Input data:
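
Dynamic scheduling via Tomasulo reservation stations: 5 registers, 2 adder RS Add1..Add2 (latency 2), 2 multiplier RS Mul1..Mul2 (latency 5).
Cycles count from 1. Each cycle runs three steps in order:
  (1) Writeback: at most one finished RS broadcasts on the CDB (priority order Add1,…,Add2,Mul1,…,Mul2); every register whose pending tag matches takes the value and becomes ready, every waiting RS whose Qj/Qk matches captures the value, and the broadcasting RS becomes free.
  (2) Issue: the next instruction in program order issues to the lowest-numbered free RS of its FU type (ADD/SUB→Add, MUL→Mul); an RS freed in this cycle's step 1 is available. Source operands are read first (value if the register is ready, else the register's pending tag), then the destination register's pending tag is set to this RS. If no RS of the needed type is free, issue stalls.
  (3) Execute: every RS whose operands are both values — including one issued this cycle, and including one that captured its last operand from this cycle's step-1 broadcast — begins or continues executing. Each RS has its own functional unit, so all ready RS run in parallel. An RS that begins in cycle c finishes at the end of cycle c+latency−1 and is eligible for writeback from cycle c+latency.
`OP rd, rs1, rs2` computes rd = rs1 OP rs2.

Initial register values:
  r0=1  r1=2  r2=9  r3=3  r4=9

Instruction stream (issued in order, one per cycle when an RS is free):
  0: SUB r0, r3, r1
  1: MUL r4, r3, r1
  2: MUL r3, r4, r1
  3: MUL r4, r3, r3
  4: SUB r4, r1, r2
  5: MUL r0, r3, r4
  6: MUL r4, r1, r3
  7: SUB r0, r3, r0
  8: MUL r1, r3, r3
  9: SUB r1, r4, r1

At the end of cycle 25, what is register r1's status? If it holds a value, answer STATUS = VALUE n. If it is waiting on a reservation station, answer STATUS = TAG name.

STATUS = TAG Add1

cycle 1: issue SUB r0<-Add1 // r0:Add1,r1:2,r2:9,r3:3,r4:9
cycle 2: issue MUL r4<-Mul1 // r0:Add1,r1:2,r2:9,r3:3,r4:Mul1
cycle 3: CDB Add1=1; issue MUL r3<-Mul2 // r0:1,r1:2,r2:9,r3:Mul2,r4:Mul1
cycle 4: stall // r0:1,r1:2,r2:9,r3:Mul2,r4:Mul1
cycle 5: stall // r0:1,r1:2,r2:9,r3:Mul2,r4:Mul1
cycle 6: stall // r0:1,r1:2,r2:9,r3:Mul2,r4:Mul1
cycle 7: CDB Mul1=6; issue MUL r4<-Mul1 // r0:1,r1:2,r2:9,r3:Mul2,r4:Mul1
cycle 8: issue SUB r4<-Add1 // r0:1,r1:2,r2:9,r3:Mul2,r4:Add1
cycle 9: stall // r0:1,r1:2,r2:9,r3:Mul2,r4:Add1
cycle 10: CDB Add1=-7; stall // r0:1,r1:2,r2:9,r3:Mul2,r4:-7
cycle 11: stall // r0:1,r1:2,r2:9,r3:Mul2,r4:-7
cycle 12: CDB Mul2=12; issue MUL r0<-Mul2 // r0:Mul2,r1:2,r2:9,r3:12,r4:-7
cycle 13: stall // r0:Mul2,r1:2,r2:9,r3:12,r4:-7
cycle 14: stall // r0:Mul2,r1:2,r2:9,r3:12,r4:-7
cycle 15: stall // r0:Mul2,r1:2,r2:9,r3:12,r4:-7
cycle 16: stall // r0:Mul2,r1:2,r2:9,r3:12,r4:-7
cycle 17: CDB Mul1=144; issue MUL r4<-Mul1 // r0:Mul2,r1:2,r2:9,r3:12,r4:Mul1
cycle 18: CDB Mul2=-84; issue SUB r0<-Add1 // r0:Add1,r1:2,r2:9,r3:12,r4:Mul1
cycle 19: issue MUL r1<-Mul2 // r0:Add1,r1:Mul2,r2:9,r3:12,r4:Mul1
cycle 20: CDB Add1=96; issue SUB r1<-Add1 // r0:96,r1:Add1,r2:9,r3:12,r4:Mul1
cycle 21: - // r0:96,r1:Add1,r2:9,r3:12,r4:Mul1
cycle 22: CDB Mul1=24 // r0:96,r1:Add1,r2:9,r3:12,r4:24
cycle 23: - // r0:96,r1:Add1,r2:9,r3:12,r4:24
cycle 24: CDB Mul2=144 // r0:96,r1:Add1,r2:9,r3:12,r4:24
cycle 25: - // r0:96,r1:Add1,r2:9,r3:12,r4:24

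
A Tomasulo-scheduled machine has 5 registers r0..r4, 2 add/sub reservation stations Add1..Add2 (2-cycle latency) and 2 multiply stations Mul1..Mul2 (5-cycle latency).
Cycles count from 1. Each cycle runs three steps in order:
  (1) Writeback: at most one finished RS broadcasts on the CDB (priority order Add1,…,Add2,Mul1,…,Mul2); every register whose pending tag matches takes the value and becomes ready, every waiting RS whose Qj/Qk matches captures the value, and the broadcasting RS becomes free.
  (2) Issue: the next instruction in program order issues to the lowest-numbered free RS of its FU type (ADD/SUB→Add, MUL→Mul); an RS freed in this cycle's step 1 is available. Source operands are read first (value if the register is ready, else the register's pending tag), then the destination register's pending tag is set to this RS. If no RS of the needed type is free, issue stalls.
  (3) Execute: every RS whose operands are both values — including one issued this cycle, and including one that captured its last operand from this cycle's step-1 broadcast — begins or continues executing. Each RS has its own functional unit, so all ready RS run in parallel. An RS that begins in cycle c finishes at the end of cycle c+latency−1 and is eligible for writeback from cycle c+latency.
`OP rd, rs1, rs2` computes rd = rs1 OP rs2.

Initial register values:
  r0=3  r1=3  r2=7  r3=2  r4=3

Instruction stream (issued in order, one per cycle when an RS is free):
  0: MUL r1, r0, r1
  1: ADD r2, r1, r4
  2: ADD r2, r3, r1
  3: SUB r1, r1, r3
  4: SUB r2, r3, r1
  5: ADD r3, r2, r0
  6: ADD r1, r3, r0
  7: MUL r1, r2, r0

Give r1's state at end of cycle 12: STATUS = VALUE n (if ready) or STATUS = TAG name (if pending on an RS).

  c1: issue MUL r1<-Mul1  regs: r0:3,r1:Mul1,r2:7,r3:2,r4:3
  c2: issue ADD r2<-Add1  regs: r0:3,r1:Mul1,r2:Add1,r3:2,r4:3
  c3: issue ADD r2<-Add2  regs: r0:3,r1:Mul1,r2:Add2,r3:2,r4:3
  c4: stall  regs: r0:3,r1:Mul1,r2:Add2,r3:2,r4:3
  c5: stall  regs: r0:3,r1:Mul1,r2:Add2,r3:2,r4:3
  c6: CDB Mul1=9; stall  regs: r0:3,r1:9,r2:Add2,r3:2,r4:3
  c7: stall  regs: r0:3,r1:9,r2:Add2,r3:2,r4:3
  c8: CDB Add1=12; issue SUB r1<-Add1  regs: r0:3,r1:Add1,r2:Add2,r3:2,r4:3
  c9: CDB Add2=11; issue SUB r2<-Add2  regs: r0:3,r1:Add1,r2:Add2,r3:2,r4:3
  c10: CDB Add1=7; issue ADD r3<-Add1  regs: r0:3,r1:7,r2:Add2,r3:Add1,r4:3
  c11: stall  regs: r0:3,r1:7,r2:Add2,r3:Add1,r4:3
  c12: CDB Add2=-5; issue ADD r1<-Add2  regs: r0:3,r1:Add2,r2:-5,r3:Add1,r4:3

STATUS = TAG Add2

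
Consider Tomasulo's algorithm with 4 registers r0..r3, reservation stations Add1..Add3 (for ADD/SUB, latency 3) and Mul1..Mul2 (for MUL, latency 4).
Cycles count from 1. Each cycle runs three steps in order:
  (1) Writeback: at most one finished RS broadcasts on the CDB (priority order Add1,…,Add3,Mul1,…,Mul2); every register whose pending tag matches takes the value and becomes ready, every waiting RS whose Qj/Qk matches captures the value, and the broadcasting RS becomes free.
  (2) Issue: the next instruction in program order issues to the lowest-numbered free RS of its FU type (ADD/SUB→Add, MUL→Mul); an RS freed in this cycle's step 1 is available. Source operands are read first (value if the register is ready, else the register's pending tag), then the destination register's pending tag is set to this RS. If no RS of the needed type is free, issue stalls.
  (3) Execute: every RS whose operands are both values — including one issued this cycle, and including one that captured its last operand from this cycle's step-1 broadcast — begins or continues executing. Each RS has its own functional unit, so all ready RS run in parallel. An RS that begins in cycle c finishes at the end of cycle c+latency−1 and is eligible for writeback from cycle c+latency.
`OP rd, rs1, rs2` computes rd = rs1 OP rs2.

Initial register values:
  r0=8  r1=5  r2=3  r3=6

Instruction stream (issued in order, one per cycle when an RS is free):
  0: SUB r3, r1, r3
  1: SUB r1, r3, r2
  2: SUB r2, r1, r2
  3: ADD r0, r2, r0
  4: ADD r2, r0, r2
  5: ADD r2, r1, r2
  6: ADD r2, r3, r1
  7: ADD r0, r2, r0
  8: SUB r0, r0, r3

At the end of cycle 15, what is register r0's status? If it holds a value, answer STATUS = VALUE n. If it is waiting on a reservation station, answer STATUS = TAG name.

STATUS = VALUE 1

cycle 1: issue SUB r3<-Add1 // r0:8,r1:5,r2:3,r3:Add1
cycle 2: issue SUB r1<-Add2 // r0:8,r1:Add2,r2:3,r3:Add1
cycle 3: issue SUB r2<-Add3 // r0:8,r1:Add2,r2:Add3,r3:Add1
cycle 4: CDB Add1=-1; issue ADD r0<-Add1 // r0:Add1,r1:Add2,r2:Add3,r3:-1
cycle 5: stall // r0:Add1,r1:Add2,r2:Add3,r3:-1
cycle 6: stall // r0:Add1,r1:Add2,r2:Add3,r3:-1
cycle 7: CDB Add2=-4; issue ADD r2<-Add2 // r0:Add1,r1:-4,r2:Add2,r3:-1
cycle 8: stall // r0:Add1,r1:-4,r2:Add2,r3:-1
cycle 9: stall // r0:Add1,r1:-4,r2:Add2,r3:-1
cycle 10: CDB Add3=-7; issue ADD r2<-Add3 // r0:Add1,r1:-4,r2:Add3,r3:-1
cycle 11: stall // r0:Add1,r1:-4,r2:Add3,r3:-1
cycle 12: stall // r0:Add1,r1:-4,r2:Add3,r3:-1
cycle 13: CDB Add1=1; issue ADD r2<-Add1 // r0:1,r1:-4,r2:Add1,r3:-1
cycle 14: stall // r0:1,r1:-4,r2:Add1,r3:-1
cycle 15: stall // r0:1,r1:-4,r2:Add1,r3:-1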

What this task involves:
Reproduce each line of the material in which the string "registers" occurs.

Output below:
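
Dynamic scheduling via Tomasulo reservation stations: 5 registers, 2 adder RS Add1..Add2 (latency 2), 2 multiplier RS Mul1..Mul2 (latency 5).
A Tomasulo-scheduled machine has 5 registers r0..r4, 2 add/sub reservation stations Add1..Add2 (2-cycle latency) and 2 multiply stations Mul1..Mul2 (5-cycle latency).
Consider Tomasulo's algorithm with 4 registers r0..r3, reservation stations Add1..Add3 (for ADD/SUB, latency 3) and Mul1..Mul2 (for MUL, latency 4).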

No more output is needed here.